- **YOUR GOAL**
Type out the records that follow, exactly as given.

- **Saved data entries**
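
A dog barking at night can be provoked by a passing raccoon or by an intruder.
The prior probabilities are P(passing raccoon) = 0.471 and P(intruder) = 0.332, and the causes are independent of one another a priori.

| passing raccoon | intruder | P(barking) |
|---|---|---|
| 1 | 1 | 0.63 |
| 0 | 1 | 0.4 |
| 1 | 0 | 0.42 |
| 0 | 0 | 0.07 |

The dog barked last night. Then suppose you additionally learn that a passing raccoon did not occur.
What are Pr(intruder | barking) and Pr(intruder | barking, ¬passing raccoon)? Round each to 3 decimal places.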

- **EXERCISE OUTPUT**
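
A dog barking at night can be provoked by a passing raccoon or by an intruder.
The prior probabilities are P(passing raccoon) = 0.471 and P(intruder) = 0.332, and the causes are independent of one another a priori.

| passing raccoon | intruder | P(barking) |
|---|---|---|
| 1 | 1 | 0.63 |
| 0 | 1 | 0.4 |
| 1 | 0 | 0.42 |
| 0 | 0 | 0.07 |

The dog barked last night. Then suppose you additionally learn that a passing raccoon did not occur.
What are Pr(intruder | barking) and Pr(intruder | barking, ¬passing raccoon)? Round each to 3 decimal places.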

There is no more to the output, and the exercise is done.